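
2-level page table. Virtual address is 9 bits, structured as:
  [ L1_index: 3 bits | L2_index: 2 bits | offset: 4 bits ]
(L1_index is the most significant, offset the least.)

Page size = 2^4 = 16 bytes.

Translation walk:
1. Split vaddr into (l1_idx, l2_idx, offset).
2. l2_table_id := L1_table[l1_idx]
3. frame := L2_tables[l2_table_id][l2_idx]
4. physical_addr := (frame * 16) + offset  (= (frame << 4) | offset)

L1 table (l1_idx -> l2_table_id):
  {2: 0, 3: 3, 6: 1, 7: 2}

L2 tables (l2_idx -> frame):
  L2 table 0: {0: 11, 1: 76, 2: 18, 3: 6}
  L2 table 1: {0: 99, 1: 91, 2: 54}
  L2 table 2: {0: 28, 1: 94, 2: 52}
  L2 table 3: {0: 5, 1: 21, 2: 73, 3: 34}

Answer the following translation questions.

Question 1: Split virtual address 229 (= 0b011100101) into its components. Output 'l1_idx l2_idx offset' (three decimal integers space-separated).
vaddr = 229 = 0b011100101
  top 3 bits -> l1_idx = 3
  next 2 bits -> l2_idx = 2
  bottom 4 bits -> offset = 5

Answer: 3 2 5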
____
# TASK GOAL
Check each line in the data for the word "frame", then report only how many lines contain it.

# RESPONSE BELOW
3